> [Input material]
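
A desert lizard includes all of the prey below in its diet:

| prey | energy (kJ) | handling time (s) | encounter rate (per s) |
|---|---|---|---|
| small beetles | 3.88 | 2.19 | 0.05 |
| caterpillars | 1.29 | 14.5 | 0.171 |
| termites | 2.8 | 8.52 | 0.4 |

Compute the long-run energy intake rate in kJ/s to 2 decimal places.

0.22 kJ/s

R = (0.05×3.88 + 0.171×1.29 + 0.4×2.8) / (1 + 0.05×2.19 + 0.171×14.5 + 0.4×8.52) = 1.535/6.997 = 0.2193 kJ/s.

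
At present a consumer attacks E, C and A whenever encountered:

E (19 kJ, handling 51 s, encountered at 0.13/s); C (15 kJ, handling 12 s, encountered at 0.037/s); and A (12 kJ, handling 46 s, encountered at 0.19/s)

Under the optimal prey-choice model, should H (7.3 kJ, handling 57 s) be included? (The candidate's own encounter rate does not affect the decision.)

Intake rate on the current diet: R = (0.13×19 + 0.037×15 + 0.19×12) / (1 + 0.13×51 + 0.037×12 + 0.19×46) = 5.305/16.81 = 0.3155 kJ/s.
Profitability of H: 7.3/57 = 0.1281 kJ/s.
0.1281 < 0.3155, so adding H would lower the average — exclude it.

No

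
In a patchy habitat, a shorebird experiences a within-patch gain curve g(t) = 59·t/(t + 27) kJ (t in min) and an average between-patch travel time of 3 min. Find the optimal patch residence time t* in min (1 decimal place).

9.0 min

By the marginal value theorem, leave when the instantaneous gain rate g'(t) equals the habitat-wide average g(t)/(T + t).
g'(t) = 59·27/(t + 27)². Setting 59·27/(t+27)² = 59t/[(t+27)(3+t)] gives 27(3+t) = t(t+27), so t² = 27×3 = 81.
t* = √81 = 9 min.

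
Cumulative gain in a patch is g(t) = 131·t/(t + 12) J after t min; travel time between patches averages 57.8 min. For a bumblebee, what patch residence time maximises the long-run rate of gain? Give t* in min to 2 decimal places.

26.34 min

Maximise g(t)/(T+t): set derivative to zero → g'(t)(T+t) = g(t).
g'(t) = 131·12/(t + 12)². Setting 131·12/(t+12)² = 131t/[(t+12)(57.8+t)] gives 12(57.8+t) = t(t+12), so t² = 12×57.8 = 693.6.
t* = √693.6 = 26.34 min.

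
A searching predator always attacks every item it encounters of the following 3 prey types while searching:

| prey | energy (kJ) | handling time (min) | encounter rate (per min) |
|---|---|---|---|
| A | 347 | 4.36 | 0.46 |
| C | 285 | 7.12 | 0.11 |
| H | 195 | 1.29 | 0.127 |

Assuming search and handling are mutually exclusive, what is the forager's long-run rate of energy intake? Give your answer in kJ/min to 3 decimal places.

R = Σλ_iE_i / (1 + Σλ_ih_i)
Numerator: 0.46×347 + 0.11×285 + 0.127×195 = 215.7
Denominator: 1 + 0.46×4.36 + 0.11×7.12 + 0.127×1.29 = 3.953
R = 215.7/3.953 = 54.58 kJ/min

54.580 kJ/min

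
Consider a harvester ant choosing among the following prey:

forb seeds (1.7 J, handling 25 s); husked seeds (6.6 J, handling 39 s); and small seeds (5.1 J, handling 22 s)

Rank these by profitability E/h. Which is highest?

small seeds

In descending order of E/h:
small seeds: 5.1/22 = 0.232 J/s
husked seeds: 6.6/39 = 0.169 J/s
forb seeds: 1.7/25 = 0.068 J/s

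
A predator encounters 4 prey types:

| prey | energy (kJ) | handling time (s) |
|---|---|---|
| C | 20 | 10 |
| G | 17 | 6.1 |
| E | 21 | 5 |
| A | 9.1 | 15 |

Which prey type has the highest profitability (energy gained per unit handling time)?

E

Profitability E/h (kJ/s): C = 20/10 = 2, G = 17/6.1 = 2.79, E = 21/5 = 4.2, A = 9.1/15 = 0.607.
Ranked: E > G > C > A.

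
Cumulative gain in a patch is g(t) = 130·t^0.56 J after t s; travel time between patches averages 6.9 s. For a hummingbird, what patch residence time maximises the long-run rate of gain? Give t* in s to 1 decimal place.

8.8 s

Optimal t* satisfies g'(t*) = g(t*)/(T + t*).
g'(t) = 0.56·130·t^-0.44. Setting 0.56·130·t^-0.44 = 130·t^0.56/(6.9+t) gives 0.56(6.9+t) = t, so 0.44·t = 0.56×6.9.
t* = 0.56×6.9/0.44 = 8.782 s.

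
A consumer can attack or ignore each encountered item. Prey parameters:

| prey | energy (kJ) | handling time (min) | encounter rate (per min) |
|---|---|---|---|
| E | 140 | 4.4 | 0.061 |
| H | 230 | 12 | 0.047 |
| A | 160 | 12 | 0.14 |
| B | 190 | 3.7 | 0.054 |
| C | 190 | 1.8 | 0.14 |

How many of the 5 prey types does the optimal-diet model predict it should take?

E/h in descending order: C 106, B 51.4, E 31.8, H 19.2, A 13.3 kJ/min. The optimal diet is the largest prefix of this list for which every included type satisfies E_i/h_i > R on the types above it.
Rate on top 1: 21.25. B: 51.4 > 21.25 → include.
Rate on top 2: 25.39. E: 31.8 > 25.39 → include.
Rate on top 3: 26.39. H: 19.2 < 26.39 → exclude; stop.
Optimal diet: C, B, E — 3 of 5 types.

3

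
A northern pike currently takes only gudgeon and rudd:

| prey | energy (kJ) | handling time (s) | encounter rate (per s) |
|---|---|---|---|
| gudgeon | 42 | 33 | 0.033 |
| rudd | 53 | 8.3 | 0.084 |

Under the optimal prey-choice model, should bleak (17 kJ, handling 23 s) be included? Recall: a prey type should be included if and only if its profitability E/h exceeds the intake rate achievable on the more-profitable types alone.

No

Current rate: (0.033×42 + 0.084×53)/(1 + 0.033×33 + 0.084×8.3) = 2.095 kJ/s.
Profitability of bleak: 17/23 = 0.7391 kJ/s.
Since 0.7391 < R, time spent handling bleak is better spent searching.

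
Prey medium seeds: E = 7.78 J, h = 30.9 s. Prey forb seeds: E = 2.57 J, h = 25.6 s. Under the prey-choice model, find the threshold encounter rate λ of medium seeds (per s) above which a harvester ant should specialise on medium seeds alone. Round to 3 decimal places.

0.021 per s

Drop forb seeds once their profitability E₂/h₂ falls below the rate achievable on medium seeds alone: E₂/h₂ = λE₁/(1 + λh₁).
Solve for λ: λE₁h₂ = E₂(1 + λh₁) → λ(E₁h₂ − E₂h₁) = E₂ → λ = E₂/(E₁h₂ − E₂h₁).
λ = 2.57/(7.78×25.6 − 2.57×30.9) = 2.57/119.8 = 0.02146 per s.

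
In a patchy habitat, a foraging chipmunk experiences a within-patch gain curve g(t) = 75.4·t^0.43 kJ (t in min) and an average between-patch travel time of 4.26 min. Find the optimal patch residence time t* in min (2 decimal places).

3.21 min

Maximise g(t)/(T+t): set derivative to zero → g'(t)(T+t) = g(t).
g'(t) = 0.43·75.4·t^-0.57. Setting 0.43·75.4·t^-0.57 = 75.4·t^0.43/(4.26+t) gives 0.43(4.26+t) = t, so 0.57·t = 0.43×4.26.
t* = 0.43×4.26/0.57 = 3.214 min.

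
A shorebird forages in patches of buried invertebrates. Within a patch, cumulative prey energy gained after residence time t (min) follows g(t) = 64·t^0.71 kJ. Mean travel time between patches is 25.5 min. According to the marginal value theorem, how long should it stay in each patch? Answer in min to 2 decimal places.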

> [Work required]
Working from the material above, restate word for word the lines between the line with "Rank these by" and the line with "1.8 | 0.14 |", both included, and only those.

> [Task result]
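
Rank these by profitability E/h. Which is highest?

small seeds

In descending order of E/h:
small seeds: 5.1/22 = 0.232 J/s
husked seeds: 6.6/39 = 0.169 J/s
forb seeds: 1.7/25 = 0.068 J/s

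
A predator encounters 4 prey types:

| prey | energy (kJ) | handling time (s) |
|---|---|---|
| C | 20 | 10 |
| G | 17 | 6.1 |
| E | 21 | 5 |
| A | 9.1 | 15 |

Which prey type has the highest profitability (energy gained per unit handling time)?

E

Profitability E/h (kJ/s): C = 20/10 = 2, G = 17/6.1 = 2.79, E = 21/5 = 4.2, A = 9.1/15 = 0.607.
Ranked: E > G > C > A.

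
Cumulative gain in a patch is g(t) = 130·t^0.56 J after t s; travel time between patches averages 6.9 s. For a hummingbird, what patch residence time maximises the long-run rate of gain? Give t* in s to 1 decimal place.

8.8 s

Optimal t* satisfies g'(t*) = g(t*)/(T + t*).
g'(t) = 0.56·130·t^-0.44. Setting 0.56·130·t^-0.44 = 130·t^0.56/(6.9+t) gives 0.56(6.9+t) = t, so 0.44·t = 0.56×6.9.
t* = 0.56×6.9/0.44 = 8.782 s.

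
A consumer can attack or ignore each encountered item. Prey parameters:

| prey | energy (kJ) | handling time (min) | encounter rate (per min) |
|---|---|---|---|
| E | 140 | 4.4 | 0.061 |
| H | 230 | 12 | 0.047 |
| A | 160 | 12 | 0.14 |
| B | 190 | 3.7 | 0.054 |
| C | 190 | 1.8 | 0.14 |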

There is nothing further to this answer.